**SUPPLIED ENTRIES:**
────────────────

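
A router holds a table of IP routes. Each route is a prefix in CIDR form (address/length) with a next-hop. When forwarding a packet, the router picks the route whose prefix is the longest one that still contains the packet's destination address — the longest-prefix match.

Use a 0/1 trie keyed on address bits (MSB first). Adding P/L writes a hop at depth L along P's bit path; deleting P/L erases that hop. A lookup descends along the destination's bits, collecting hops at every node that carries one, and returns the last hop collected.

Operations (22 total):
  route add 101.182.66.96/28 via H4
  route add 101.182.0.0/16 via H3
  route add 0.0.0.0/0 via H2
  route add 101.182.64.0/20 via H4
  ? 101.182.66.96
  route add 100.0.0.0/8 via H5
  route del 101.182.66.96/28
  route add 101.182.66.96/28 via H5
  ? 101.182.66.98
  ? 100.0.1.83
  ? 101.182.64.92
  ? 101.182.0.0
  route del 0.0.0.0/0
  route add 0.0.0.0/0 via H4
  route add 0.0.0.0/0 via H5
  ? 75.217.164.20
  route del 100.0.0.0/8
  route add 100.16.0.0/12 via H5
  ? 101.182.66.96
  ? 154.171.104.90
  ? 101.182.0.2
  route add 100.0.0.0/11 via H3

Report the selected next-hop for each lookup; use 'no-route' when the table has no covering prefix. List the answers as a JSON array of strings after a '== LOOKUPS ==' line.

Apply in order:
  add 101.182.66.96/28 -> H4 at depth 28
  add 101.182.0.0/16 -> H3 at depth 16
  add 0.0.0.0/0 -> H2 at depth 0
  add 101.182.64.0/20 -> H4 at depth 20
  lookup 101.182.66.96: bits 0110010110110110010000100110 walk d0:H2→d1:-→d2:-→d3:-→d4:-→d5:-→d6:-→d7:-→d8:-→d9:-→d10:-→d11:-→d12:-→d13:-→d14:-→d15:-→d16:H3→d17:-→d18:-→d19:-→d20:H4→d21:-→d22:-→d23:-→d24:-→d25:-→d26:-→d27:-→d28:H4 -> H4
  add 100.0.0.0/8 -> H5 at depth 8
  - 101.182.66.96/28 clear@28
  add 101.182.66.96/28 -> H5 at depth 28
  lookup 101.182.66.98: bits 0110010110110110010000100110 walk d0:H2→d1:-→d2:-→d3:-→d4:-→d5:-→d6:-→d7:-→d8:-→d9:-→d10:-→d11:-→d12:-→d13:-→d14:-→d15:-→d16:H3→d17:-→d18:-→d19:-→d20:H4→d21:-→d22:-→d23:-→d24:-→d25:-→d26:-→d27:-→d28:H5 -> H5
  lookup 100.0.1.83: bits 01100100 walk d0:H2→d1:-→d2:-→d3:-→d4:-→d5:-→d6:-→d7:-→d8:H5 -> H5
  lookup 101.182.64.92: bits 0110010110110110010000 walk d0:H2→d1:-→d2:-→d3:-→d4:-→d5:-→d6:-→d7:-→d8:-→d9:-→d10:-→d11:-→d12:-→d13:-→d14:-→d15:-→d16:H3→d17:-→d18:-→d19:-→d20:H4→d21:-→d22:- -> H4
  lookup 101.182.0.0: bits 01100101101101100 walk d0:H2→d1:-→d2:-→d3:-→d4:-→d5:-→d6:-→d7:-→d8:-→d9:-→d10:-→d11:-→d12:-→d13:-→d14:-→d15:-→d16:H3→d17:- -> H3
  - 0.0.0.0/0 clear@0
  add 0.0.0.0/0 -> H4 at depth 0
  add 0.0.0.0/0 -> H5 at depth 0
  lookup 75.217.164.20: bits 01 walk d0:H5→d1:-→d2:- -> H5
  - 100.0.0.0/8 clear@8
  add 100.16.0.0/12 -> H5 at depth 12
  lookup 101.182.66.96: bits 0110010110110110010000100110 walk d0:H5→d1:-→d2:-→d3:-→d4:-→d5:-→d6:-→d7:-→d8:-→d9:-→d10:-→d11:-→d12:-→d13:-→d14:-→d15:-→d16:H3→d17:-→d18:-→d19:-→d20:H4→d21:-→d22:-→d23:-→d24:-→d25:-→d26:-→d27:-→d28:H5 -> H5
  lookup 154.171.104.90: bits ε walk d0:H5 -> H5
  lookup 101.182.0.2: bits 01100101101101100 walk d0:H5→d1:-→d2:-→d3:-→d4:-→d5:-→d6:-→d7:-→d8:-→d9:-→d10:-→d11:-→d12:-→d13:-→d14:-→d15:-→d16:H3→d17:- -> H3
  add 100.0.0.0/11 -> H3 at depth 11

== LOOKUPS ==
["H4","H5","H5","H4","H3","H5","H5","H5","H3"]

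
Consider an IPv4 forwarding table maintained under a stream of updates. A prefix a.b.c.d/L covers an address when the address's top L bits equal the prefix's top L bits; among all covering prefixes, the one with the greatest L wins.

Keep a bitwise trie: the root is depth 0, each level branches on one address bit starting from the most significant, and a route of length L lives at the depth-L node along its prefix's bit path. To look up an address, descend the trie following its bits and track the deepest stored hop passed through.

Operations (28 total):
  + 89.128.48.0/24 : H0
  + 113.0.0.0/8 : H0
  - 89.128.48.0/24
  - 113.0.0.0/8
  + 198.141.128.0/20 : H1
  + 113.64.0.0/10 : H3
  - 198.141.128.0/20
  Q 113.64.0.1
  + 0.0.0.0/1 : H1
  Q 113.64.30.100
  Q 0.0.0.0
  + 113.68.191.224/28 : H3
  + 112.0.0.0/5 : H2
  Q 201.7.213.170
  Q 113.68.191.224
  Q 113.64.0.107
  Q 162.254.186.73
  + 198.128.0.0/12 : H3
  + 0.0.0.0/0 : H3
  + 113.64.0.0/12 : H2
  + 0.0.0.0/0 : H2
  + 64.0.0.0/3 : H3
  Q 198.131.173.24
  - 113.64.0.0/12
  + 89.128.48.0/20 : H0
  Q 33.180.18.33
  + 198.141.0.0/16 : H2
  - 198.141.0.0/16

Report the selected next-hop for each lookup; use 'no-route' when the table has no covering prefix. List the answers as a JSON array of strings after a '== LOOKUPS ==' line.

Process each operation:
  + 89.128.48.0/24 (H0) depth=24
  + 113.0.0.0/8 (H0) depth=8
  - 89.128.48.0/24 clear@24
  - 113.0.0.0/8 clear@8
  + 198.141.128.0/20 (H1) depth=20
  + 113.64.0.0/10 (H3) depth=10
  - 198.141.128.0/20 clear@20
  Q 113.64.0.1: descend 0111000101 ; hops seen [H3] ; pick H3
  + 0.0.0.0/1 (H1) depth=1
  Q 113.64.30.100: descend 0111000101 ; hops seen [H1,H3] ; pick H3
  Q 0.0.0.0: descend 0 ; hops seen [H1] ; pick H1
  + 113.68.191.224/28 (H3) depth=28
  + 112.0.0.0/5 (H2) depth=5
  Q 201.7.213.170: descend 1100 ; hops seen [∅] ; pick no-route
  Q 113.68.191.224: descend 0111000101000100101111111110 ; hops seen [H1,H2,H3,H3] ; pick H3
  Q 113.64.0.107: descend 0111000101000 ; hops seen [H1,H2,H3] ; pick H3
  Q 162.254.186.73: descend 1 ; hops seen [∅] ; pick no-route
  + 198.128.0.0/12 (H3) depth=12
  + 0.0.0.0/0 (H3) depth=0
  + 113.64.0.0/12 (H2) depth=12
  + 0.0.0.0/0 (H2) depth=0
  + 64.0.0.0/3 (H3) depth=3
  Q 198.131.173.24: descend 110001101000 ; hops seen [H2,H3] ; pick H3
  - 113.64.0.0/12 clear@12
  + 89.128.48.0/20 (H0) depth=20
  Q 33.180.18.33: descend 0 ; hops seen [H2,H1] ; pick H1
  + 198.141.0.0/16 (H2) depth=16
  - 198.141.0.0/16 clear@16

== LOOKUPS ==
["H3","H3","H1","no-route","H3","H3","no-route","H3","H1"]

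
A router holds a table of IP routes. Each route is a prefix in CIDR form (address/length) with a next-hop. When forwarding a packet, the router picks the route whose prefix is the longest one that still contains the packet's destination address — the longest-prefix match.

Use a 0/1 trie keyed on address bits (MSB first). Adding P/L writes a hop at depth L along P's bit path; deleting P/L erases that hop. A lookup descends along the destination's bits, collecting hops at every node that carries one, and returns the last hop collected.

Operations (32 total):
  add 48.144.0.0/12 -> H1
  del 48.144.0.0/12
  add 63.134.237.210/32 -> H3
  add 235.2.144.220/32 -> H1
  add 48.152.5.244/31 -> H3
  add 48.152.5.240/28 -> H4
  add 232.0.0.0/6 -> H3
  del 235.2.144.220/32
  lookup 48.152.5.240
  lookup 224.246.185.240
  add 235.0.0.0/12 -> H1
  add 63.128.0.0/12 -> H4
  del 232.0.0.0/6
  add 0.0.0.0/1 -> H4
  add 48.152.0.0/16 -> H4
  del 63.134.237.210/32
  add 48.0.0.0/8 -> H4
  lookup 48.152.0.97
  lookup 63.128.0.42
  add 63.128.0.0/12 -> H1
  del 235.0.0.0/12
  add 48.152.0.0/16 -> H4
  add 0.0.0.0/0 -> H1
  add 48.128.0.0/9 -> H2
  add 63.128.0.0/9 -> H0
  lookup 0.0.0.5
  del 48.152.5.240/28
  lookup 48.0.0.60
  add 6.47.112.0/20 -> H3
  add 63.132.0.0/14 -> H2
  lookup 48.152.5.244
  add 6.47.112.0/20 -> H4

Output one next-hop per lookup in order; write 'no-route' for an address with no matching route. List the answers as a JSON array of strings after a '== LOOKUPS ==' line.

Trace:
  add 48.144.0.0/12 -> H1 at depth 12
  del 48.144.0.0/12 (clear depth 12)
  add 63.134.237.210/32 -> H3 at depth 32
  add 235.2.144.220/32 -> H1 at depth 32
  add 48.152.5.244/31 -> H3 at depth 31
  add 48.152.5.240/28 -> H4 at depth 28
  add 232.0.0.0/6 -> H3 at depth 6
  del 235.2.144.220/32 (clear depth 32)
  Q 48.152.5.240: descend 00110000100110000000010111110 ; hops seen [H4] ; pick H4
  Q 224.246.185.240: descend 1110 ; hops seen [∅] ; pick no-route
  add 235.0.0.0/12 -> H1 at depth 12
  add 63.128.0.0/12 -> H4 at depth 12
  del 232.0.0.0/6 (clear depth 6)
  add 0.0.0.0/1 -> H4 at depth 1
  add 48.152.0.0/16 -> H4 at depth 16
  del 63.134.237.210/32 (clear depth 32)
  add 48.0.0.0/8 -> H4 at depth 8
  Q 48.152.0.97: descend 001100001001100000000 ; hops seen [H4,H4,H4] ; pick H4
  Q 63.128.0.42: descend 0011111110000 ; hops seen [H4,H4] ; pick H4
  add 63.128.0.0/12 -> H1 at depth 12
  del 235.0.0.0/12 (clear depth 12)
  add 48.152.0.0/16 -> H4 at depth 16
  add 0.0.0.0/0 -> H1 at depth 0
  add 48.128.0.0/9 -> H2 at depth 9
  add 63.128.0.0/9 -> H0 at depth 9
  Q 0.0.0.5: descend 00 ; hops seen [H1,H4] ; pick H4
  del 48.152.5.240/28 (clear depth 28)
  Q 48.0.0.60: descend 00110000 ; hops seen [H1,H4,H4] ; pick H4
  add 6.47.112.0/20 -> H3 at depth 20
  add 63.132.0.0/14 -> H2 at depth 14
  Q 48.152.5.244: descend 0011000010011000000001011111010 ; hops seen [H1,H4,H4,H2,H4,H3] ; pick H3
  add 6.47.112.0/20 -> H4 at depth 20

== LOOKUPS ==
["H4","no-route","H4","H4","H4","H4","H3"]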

────────────────

Copy out each line of the listing that contains the word "total".

**EXERCISE RESULT:**
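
Operations (22 total):
Operations (28 total):
Operations (32 total):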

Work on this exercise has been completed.